'''
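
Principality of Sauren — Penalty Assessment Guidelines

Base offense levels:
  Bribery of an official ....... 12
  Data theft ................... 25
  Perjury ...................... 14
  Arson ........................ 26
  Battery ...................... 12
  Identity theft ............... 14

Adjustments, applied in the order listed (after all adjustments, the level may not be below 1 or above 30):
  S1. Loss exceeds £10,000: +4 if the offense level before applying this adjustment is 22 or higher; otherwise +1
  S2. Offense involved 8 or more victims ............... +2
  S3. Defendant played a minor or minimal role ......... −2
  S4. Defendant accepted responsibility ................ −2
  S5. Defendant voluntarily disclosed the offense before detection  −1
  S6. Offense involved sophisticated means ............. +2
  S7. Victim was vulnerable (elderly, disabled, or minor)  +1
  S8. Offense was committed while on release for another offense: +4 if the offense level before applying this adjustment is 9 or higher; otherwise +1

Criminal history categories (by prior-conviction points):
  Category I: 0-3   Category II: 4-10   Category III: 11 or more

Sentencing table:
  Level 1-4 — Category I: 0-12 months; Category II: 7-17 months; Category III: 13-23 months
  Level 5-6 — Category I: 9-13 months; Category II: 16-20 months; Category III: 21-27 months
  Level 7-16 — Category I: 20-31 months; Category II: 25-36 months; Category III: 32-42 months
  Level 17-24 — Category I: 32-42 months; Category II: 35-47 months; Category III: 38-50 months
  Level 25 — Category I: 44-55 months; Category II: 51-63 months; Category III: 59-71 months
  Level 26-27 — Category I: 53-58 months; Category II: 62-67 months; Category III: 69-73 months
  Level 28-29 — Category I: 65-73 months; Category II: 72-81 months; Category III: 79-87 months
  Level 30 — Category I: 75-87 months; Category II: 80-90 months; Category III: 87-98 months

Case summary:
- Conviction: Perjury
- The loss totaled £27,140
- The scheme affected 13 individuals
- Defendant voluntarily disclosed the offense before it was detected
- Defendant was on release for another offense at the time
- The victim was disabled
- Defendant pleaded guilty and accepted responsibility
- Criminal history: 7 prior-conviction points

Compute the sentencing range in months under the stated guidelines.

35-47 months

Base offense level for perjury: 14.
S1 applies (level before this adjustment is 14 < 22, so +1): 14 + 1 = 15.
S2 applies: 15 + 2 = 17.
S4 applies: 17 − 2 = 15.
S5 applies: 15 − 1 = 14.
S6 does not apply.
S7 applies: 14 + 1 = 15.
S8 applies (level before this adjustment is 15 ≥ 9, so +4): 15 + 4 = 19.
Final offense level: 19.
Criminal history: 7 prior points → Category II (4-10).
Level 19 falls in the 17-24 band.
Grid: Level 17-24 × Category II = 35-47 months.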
'''
In the listing above, find each line containing "release" and copy it.

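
  S8. Offense was committed while on release for another offense: +4 if the offense level before applying this adjustment is 9 or higher; otherwise +1
- Defendant was on release for another offense at the time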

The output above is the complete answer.